Brief: The word to find is "Wyland". Copy each line of the material that contains it.
^^^^^^^^
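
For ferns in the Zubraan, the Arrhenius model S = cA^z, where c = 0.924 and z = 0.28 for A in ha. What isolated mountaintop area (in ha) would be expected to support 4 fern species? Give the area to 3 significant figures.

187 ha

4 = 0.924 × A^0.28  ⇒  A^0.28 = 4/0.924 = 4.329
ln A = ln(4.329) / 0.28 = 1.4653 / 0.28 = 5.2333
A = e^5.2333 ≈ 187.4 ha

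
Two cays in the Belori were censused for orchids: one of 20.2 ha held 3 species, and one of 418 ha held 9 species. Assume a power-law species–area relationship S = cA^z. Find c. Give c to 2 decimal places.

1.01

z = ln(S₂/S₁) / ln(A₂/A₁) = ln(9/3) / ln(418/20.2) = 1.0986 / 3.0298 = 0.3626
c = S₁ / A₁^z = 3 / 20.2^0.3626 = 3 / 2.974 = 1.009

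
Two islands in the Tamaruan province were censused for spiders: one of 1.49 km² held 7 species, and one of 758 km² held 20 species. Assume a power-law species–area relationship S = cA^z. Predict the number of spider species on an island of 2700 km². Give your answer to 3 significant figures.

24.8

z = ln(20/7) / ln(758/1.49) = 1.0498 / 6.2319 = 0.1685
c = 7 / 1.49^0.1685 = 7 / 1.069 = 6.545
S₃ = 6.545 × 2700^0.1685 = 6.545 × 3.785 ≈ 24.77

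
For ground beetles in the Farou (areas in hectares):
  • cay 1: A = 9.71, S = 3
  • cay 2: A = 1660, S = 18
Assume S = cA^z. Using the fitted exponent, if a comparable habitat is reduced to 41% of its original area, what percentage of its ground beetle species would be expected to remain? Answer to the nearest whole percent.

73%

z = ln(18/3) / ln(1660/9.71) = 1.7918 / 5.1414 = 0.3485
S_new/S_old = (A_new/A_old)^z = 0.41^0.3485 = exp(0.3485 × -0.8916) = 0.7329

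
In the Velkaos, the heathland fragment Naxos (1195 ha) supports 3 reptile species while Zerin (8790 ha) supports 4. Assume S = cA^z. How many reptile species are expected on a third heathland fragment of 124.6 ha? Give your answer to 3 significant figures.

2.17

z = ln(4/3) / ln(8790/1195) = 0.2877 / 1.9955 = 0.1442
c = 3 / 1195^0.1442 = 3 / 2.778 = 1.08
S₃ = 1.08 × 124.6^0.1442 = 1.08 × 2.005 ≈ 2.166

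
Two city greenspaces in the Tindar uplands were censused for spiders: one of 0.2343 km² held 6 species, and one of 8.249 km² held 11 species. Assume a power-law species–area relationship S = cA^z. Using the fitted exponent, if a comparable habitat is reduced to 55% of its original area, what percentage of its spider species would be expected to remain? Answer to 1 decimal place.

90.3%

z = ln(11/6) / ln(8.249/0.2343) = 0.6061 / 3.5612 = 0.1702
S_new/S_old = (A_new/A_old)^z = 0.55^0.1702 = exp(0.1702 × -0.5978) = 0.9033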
^^^^^^^^
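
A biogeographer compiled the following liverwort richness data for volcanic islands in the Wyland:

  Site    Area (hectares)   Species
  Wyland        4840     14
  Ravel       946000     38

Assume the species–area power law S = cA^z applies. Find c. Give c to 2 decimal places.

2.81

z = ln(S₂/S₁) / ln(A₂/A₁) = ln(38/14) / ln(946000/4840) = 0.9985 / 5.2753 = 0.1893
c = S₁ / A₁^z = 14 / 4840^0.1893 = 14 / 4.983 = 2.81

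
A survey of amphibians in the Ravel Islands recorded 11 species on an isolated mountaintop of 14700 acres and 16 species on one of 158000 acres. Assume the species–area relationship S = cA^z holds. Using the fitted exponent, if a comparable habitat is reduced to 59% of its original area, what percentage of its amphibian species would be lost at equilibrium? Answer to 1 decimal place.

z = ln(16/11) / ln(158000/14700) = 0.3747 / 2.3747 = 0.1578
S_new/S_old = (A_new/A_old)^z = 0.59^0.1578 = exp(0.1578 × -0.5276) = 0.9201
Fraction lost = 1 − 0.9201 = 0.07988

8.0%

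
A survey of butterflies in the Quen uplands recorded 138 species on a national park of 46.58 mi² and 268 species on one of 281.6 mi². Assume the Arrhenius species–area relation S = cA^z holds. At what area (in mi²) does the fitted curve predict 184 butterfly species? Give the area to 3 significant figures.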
^^^^^^^^
Exercise output:
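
A biogeographer compiled the following liverwort richness data for volcanic islands in the Wyland:
  Wyland        4840     14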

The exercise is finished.